*DATA SHOWN*.
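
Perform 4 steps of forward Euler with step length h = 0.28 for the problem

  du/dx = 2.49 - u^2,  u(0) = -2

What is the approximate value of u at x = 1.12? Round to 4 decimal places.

-14.7368

Euler: u_{n+1} = u_n + h·f(x_n, u_n).
x=0.000000, u=-2.000000: f=-1.510000 → u ← -2.000000 + 0.28·(-1.510000) = -2.422800
x=0.280000, u=-2.422800: f=-3.379960 → u ← -2.422800 + 0.28·(-3.379960) = -3.369189
x=0.560000, u=-3.369189: f=-8.861433 → u ← -3.369189 + 0.28·(-8.861433) = -5.850390
x=0.840000, u=-5.850390: f=-31.737063 → u ← -5.850390 + 0.28·(-31.737063) = -14.736768
u(1.12) ≈ -14.7368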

*WORK TO COMPLETE*.
Print all the lines exactly as they occur in the listing.

*OUTPUT OF THE EXERCISE*.
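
Perform 4 steps of forward Euler with step length h = 0.28 for the problem

  du/dx = 2.49 - u^2,  u(0) = -2

What is the approximate value of u at x = 1.12? Round to 4 decimal places.

-14.7368

Euler: u_{n+1} = u_n + h·f(x_n, u_n).
x=0.000000, u=-2.000000: f=-1.510000 → u ← -2.000000 + 0.28·(-1.510000) = -2.422800
x=0.280000, u=-2.422800: f=-3.379960 → u ← -2.422800 + 0.28·(-3.379960) = -3.369189
x=0.560000, u=-3.369189: f=-8.861433 → u ← -3.369189 + 0.28·(-8.861433) = -5.850390
x=0.840000, u=-5.850390: f=-31.737063 → u ← -5.850390 + 0.28·(-31.737063) = -14.736768
u(1.12) ≈ -14.7368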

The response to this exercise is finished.